* _DIRECTIONS FOR THIS TASK_:
Answer with one number only: the count of lines below that hold the word "after".

* _STORED DATA_:
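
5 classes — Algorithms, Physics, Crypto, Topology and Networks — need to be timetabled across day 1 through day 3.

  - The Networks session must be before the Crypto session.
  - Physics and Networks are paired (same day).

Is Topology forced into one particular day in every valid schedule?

No

Topology can be day 1 (e.g. Crypto=day 2, Algorithms=day 1, Physics=day 1, Networks=day 1, Topology=day 1) or day 2 (e.g. Networks -> day 1; Topology -> day 2; Crypto -> day 2; Physics -> day 1; Algorithms -> day 1).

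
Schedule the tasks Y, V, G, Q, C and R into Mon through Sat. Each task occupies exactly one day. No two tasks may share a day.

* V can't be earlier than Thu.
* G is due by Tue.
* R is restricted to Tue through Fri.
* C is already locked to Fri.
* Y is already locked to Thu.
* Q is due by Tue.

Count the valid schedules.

2

Enumerating: Y -> Thu, R -> Wed, C -> Fri, Q -> Tue, G -> Mon, V -> Sat | Q=Mon; C=Fri; Y=Thu; V=Sat; R=Wed; G=Tue.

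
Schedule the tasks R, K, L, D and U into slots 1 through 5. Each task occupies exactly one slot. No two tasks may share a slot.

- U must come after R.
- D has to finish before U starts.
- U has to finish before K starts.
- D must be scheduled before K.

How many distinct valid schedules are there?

Splitting on R: it can be 1 (4), 2 (4), 3 (2). Listing each branch's schedules as (K, L, D, U):
R=1: (4,5,2,3) (5,2,3,4) (5,3,2,4) (5,4,2,3) — 4.
R=2: (4,5,1,3) (5,1,3,4) (5,3,1,4) (5,4,1,3) — 4.
R=3: (5,1,2,4) (5,2,1,4) — 2.
Summing: 4 + 4 + 2 = 10.

10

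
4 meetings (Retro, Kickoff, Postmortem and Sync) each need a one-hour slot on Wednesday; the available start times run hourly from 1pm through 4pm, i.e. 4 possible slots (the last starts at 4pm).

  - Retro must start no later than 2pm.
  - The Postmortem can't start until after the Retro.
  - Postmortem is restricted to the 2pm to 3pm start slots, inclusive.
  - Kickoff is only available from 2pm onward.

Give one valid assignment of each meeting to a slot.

Kickoff in 2pm; Retro in 1pm; Sync in 1pm; Postmortem in 2pm

Checking: Retro(1pm) before Postmortem(2pm); Postmortem=2pm in [2pm,3pm]; Kickoff=2pm in [2pm,4pm]; Retro=1pm in [1pm,2pm].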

* _EXERCISE RESULT_:
2